Problem: In the material below, find each line with the word "What" and list it.

Input data:

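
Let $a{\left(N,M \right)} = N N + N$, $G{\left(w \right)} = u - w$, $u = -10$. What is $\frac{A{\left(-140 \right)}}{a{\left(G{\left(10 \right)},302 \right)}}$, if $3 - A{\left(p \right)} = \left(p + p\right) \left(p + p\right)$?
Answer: $- \frac{78397}{380} \approx -206.31$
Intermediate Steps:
$G{\left(w \right)} = -10 - w$
$A{\left(p \right)} = 3 - 4 p^{2}$ ($A{\left(p \right)} = 3 - \left(p + p\right) \left(p + p\right) = 3 - 2 p 2 p = 3 - 4 p^{2}$)
$a{\left(N,M \right)} = N + N^{2}$ ($a{\left(N,M \right)} = N^{2} + N = N + N^{2}$)
$\frac{A{\left(-140 \right)}}{a{\left(G{\left(10 \right)},302 \right)}} = \frac{3 - 4 \left(-140\right)^{2}}{\left(-10 - 10\right) \left(1 - 20\right)} = \frac{3 - 78400}{\left(-10 - 10\right) \left(1 - 20\right)} = \frac{3 - 78400}{\left(-20\right) \left(1 - 20\right)} = - \frac{78397}{\left(-20\right) \left(-19\right)} = - \frac{78397}{380}$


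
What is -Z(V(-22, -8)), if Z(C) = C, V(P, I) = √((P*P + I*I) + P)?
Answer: -√526 ≈ -22.935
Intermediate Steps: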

Problem solution:
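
Let $a{\left(N,M \right)} = N N + N$, $G{\left(w \right)} = u - w$, $u = -10$. What is $\frac{A{\left(-140 \right)}}{a{\left(G{\left(10 \right)},302 \right)}}$, if $3 - A{\left(p \right)} = \left(p + p\right) \left(p + p\right)$?
What is -Z(V(-22, -8)), if Z(C) = C, V(P, I) = √((P*P + I*I) + P)?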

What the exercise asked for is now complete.